Saved entries
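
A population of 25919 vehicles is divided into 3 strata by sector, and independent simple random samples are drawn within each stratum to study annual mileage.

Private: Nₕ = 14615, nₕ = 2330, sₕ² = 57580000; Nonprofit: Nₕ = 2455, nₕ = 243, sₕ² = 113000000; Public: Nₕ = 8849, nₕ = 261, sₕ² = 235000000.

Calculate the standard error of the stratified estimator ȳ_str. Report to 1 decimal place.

Var(ȳ_str) = Σₕ Wₕ²(1 − fₕ)sₕ²/nₕ with Wₕ = Nₕ/N, N = 25919.
Private: Wₕ = 0.56387206; term = 0.56387206²·(1 − 0.15942525)·57580000/2330 = 6604.7021.
Nonprofit: Wₕ = 0.09471816; term = 0.09471816²·(1 − 0.09898167)·113000000/243 = 3758.9998.
Public: Wₕ = 0.34140978; term = 0.34140978²·(1 − 0.02949486)·235000000/261 = 101853.77.
Sum = 112217.47.
SE = √(112217.47) = 335.0.

335.0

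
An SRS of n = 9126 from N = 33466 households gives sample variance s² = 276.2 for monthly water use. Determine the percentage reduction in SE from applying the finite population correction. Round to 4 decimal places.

f = n/N = 9126/33466 = 0.27269468.
SE_no-fpc = √(s²/n) = 0.17396889; SE_fpc = √((1−f)s²/n) = 0.1483645.
Ratio = √(1−f) = 0.85282198. Reduction = 100·(1 − 0.85282198) = 14.7178%.

14.7178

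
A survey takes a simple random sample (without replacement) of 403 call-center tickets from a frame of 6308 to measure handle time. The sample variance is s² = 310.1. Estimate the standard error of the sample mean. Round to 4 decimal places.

Under SRS without replacement, Var(ȳ) = (1 − f)·s²/n with f = n/N = 403/6308 = 0.06388713.
Var(ȳ) = (1 − 0.06388713)·310.1/403 = 0.93611287·0.76947891 = 0.72031911.
SE(ȳ) = √(0.72031911) = 0.8487.

0.8487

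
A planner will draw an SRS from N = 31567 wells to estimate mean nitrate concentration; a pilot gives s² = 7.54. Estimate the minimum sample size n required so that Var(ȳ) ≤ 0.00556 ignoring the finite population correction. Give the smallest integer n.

Without fpc, n₀ = s²/D = 7.54/0.00556 = 1356.1151.
Rounding up, n = 1357.

1357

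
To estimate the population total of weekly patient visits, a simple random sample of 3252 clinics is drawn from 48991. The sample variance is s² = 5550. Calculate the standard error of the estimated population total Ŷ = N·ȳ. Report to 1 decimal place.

Var(Ŷ) = N²·Var(ȳ) = N²·(1 − n/N)·s²/n.
f = 3252/48991 = 0.06637954; Var(ȳ) = 0.93362046·5550/3252 = 1.593356.
Var(Ŷ) = 48991² · 1.593356 = 3.8242425 × 10^9.
SE(Ŷ) = √(3.8242425 × 10^9) = 61840.5.

61840.5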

▶ [Task objective]
Every entry must be set down exactly, with nothing left out.

▶ [Result for this task]
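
A population of 25919 vehicles is divided into 3 strata by sector, and independent simple random samples are drawn within each stratum to study annual mileage.

Private: Nₕ = 14615, nₕ = 2330, sₕ² = 57580000; Nonprofit: Nₕ = 2455, nₕ = 243, sₕ² = 113000000; Public: Nₕ = 8849, nₕ = 261, sₕ² = 235000000.

Calculate the standard error of the stratified estimator ȳ_str. Report to 1 decimal place.

Var(ȳ_str) = Σₕ Wₕ²(1 − fₕ)sₕ²/nₕ with Wₕ = Nₕ/N, N = 25919.
Private: Wₕ = 0.56387206; term = 0.56387206²·(1 − 0.15942525)·57580000/2330 = 6604.7021.
Nonprofit: Wₕ = 0.09471816; term = 0.09471816²·(1 − 0.09898167)·113000000/243 = 3758.9998.
Public: Wₕ = 0.34140978; term = 0.34140978²·(1 − 0.02949486)·235000000/261 = 101853.77.
Sum = 112217.47.
SE = √(112217.47) = 335.0.

335.0

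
An SRS of n = 9126 from N = 33466 households gives sample variance s² = 276.2 for monthly water use. Determine the percentage reduction in SE from applying the finite population correction. Round to 4 decimal places.

f = n/N = 9126/33466 = 0.27269468.
SE_no-fpc = √(s²/n) = 0.17396889; SE_fpc = √((1−f)s²/n) = 0.1483645.
Ratio = √(1−f) = 0.85282198. Reduction = 100·(1 − 0.85282198) = 14.7178%.

14.7178

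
A survey takes a simple random sample (without replacement) of 403 call-center tickets from a frame of 6308 to measure handle time. The sample variance is s² = 310.1. Estimate the standard error of the sample mean. Round to 4 decimal places.

Under SRS without replacement, Var(ȳ) = (1 − f)·s²/n with f = n/N = 403/6308 = 0.06388713.
Var(ȳ) = (1 − 0.06388713)·310.1/403 = 0.93611287·0.76947891 = 0.72031911.
SE(ȳ) = √(0.72031911) = 0.8487.

0.8487

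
A planner will draw an SRS from N = 31567 wells to estimate mean nitrate concentration; a pilot gives s² = 7.54. Estimate the minimum sample size n required so that Var(ȳ) ≤ 0.00556 ignoring the finite population correction. Give the smallest integer n.

Without fpc, n₀ = s²/D = 7.54/0.00556 = 1356.1151.
Rounding up, n = 1357.

1357

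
To estimate the population total of weekly patient visits, a simple random sample of 3252 clinics is drawn from 48991. The sample variance is s² = 5550. Calculate the standard error of the estimated population total Ŷ = N·ȳ. Report to 1 decimal place.

Var(Ŷ) = N²·Var(ȳ) = N²·(1 − n/N)·s²/n.
f = 3252/48991 = 0.06637954; Var(ȳ) = 0.93362046·5550/3252 = 1.593356.
Var(Ŷ) = 48991² · 1.593356 = 3.8242425 × 10^9.
SE(Ŷ) = √(3.8242425 × 10^9) = 61840.5.

61840.5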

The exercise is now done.